WHAT THE TASK REQUIRES:
How many lines in the records below contain the word "following"? Answer with the number alone.

BEGIN INPUT DATA

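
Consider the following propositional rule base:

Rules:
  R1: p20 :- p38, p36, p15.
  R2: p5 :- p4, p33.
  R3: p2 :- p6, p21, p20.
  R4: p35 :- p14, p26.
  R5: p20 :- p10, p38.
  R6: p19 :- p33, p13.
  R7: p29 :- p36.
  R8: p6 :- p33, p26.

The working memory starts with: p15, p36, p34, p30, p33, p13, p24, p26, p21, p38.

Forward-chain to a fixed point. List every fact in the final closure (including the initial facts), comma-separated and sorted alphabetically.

Round 1: R1 [p20 :- p38, p36, p15.]; R6 [p19 :- p33, p13.]; R7 [p29 :- p36.]; R8 [p6 :- p33, p26.]. Adds p20, p19, p29, p6.
Round 2: R3 [p2 :- p6, p21, p20.]. Adds p2.

p13, p15, p19, p2, p20, p21, p24, p26, p29, p30, p33, p34, p36, p38, p6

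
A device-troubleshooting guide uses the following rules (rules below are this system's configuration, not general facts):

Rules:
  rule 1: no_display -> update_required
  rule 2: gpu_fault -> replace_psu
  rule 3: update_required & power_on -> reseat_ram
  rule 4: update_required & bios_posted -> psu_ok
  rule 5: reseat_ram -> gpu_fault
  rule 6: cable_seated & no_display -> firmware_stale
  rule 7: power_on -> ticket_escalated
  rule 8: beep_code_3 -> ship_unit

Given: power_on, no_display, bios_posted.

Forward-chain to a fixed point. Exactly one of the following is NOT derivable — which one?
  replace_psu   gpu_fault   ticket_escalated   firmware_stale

firmware_stale

Round 1: rule 1 [no_display -> update_required]; rule 7 [power_on -> ticket_escalated]. Adds update_required, ticket_escalated.
Round 2: rule 3 [update_required & power_on -> reseat_ram]; rule 4 [update_required & bios_posted -> psu_ok]. Adds reseat_ram, psu_ok.
Round 3: rule 5 [reseat_ram -> gpu_fault]. Adds gpu_fault.
Round 4: rule 2 [gpu_fault -> replace_psu]. Adds replace_psu.
Derived: gpu_fault (round 3), replace_psu (round 4), ticket_escalated (round 1). firmware_stale never appears in any round.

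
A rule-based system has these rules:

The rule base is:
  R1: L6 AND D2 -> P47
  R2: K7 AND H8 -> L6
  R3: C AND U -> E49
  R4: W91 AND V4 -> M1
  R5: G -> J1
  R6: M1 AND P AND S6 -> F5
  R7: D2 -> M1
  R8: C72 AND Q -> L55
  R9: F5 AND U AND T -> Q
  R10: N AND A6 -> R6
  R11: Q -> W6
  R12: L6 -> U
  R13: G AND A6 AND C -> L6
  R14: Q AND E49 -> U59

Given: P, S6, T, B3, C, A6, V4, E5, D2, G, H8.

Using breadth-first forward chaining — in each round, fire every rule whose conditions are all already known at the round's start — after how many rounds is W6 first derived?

4

Round 1: R5 [G -> J1]; R7 [D2 -> M1]; R13 [G AND A6 AND C -> L6]. New: J1, M1, L6.
Round 2: R1 [L6 AND D2 -> P47]; R6 [M1 AND P AND S6 -> F5]; R12 [L6 -> U]. New: P47, F5, U.
Round 3: R3 [C AND U -> E49]; R9 [F5 AND U AND T -> Q]. New: E49, Q.
Round 4: R11 [Q -> W6]; R14 [Q AND E49 -> U59]. New: W6, U59.
W6 first appears in round 4.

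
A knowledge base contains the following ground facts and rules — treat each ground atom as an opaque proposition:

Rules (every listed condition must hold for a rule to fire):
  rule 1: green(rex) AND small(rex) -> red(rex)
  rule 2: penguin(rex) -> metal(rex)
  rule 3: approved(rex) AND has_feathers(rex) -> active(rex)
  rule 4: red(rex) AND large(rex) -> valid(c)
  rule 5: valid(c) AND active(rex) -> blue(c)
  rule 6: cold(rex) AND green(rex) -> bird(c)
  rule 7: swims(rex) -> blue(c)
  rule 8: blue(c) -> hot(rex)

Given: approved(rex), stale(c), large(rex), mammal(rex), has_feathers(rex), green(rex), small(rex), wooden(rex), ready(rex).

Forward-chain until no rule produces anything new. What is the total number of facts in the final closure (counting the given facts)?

14

Round 1: rule 1 [green(rex) AND small(rex) -> red(rex)]; rule 3 [approved(rex) AND has_feathers(rex) -> active(rex)]. Adds red(rex), active(rex).
Round 2: rule 4 [red(rex) AND large(rex) -> valid(c)]. Adds valid(c).
Round 3: rule 5 [valid(c) AND active(rex) -> blue(c)]. Adds blue(c).
Round 4: rule 8 [blue(c) -> hot(rex)]. Adds hot(rex).
Closure: {active(rex), approved(rex), blue(c), green(rex), has_feathers(rex), hot(rex), large(rex), mammal(rex), ready(rex), red(rex), small(rex), stale(c), valid(c), wooden(rex)} — 14 facts.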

END INPUT DATA

EXPECTED OUTPUT:
4